Of all the lines in this material, how many have the word "closed"? Give only the number.

┄┄┄┄┄┄

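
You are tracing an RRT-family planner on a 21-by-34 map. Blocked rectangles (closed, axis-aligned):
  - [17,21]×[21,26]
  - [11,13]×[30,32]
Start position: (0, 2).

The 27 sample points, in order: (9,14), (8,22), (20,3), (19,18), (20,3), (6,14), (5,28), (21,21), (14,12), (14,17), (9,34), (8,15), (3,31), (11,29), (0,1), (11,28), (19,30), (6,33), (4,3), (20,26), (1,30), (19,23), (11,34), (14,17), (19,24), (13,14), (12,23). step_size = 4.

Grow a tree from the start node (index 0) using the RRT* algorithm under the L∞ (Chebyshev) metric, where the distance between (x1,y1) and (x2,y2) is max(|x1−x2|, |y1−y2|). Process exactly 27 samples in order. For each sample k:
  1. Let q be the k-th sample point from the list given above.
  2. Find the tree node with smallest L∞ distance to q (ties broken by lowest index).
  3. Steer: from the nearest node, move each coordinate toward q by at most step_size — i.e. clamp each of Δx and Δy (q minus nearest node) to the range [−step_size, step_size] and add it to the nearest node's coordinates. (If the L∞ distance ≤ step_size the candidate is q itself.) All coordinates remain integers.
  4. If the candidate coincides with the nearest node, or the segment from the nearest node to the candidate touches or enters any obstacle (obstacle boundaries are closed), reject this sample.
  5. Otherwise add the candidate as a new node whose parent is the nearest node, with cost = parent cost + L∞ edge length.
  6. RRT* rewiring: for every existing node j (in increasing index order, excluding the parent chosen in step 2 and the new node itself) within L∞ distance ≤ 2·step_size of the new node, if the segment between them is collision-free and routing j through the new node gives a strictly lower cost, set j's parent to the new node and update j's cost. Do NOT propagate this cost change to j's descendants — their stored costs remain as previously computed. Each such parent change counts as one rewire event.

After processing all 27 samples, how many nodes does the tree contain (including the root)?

1. q=(9,14) nearest=0 d=12 new=(4,6) → add node 1 parent=0 cost=4
2. q=(8,22) nearest=1 d=16 new=(8,10) → add node 2 parent=1 cost=8
3. q=(20,3) nearest=2 d=12 new=(12,6) → add node 3 parent=2 cost=12
4. q=(19,18) nearest=2 d=11 new=(12,14) → add node 4 parent=2 cost=12
5. q=(20,3) nearest=3 d=8 new=(16,3) → add node 5 parent=3 cost=16
6. q=(6,14) nearest=2 d=4 new=(6,14) → add node 6 parent=2 cost=12
7. q=(5,28) nearest=4 d=14 new=(8,18) → add node 7 parent=4 cost=16
8. q=(21,21) nearest=4 d=9 new=(16,18) → add node 8 parent=4 cost=16
9. q=(14,12) nearest=4 d=2 new=(14,12) → add node 9 parent=4 cost=14
10. q=(14,17) nearest=8 d=2 new=(14,17) → add node 10 parent=8 cost=18
11. q=(9,34) nearest=7 d=16 new=(9,22) → add node 11 parent=7 cost=20
12. q=(8,15) nearest=6 d=2 new=(8,15) → add node 12 parent=6 cost=14
13. q=(3,31) nearest=11 d=9 new=(5,26) → add node 13 parent=11 cost=24
14. q=(11,29) nearest=13 d=6 new=(9,29) → add node 14 parent=13 cost=28
15. q=(0,1) nearest=0 d=1 new=(0,1) → add node 15 parent=0 cost=1
16. q=(11,28) nearest=14 d=2 new=(11,28) → add node 16 parent=14 cost=30
17. q=(19,30) nearest=16 d=8 new=(15,30) → add node 17 parent=16 cost=34
18. q=(6,33) nearest=14 d=4 new=(6,33) → add node 18 parent=14 cost=32
19. q=(4,3) nearest=1 d=3 new=(4,3) → add node 19 parent=1 cost=7
20. q=(20,26) nearest=17 d=5 new=(19,26) → blocked by [17,21]×[21,26], reject
21. q=(1,30) nearest=13 d=4 new=(1,30) → add node 20 parent=13 cost=28
22. q=(19,23) nearest=8 d=5 new=(19,22) → blocked by [17,21]×[21,26], reject
23. q=(11,34) nearest=17 d=4 new=(11,34) → blocked by [11,13]×[30,32], reject
24. q=(14,17) nearest=10 d=0 → coincident, reject
25. q=(19,24) nearest=8 d=6 new=(19,22) → blocked by [17,21]×[21,26], reject
26. q=(13,14) nearest=4 d=1 new=(13,14) → add node 21 parent=4 cost=13; rewire 10→21 (16<18)
27. q=(12,23) nearest=11 d=3 new=(12,23) → add node 22 parent=11 cost=23; rewire 16→22 (28<30); rewire 17→22 (30<34)

Node count: 23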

┄┄┄┄┄┄

ANSWER SPACE -> 2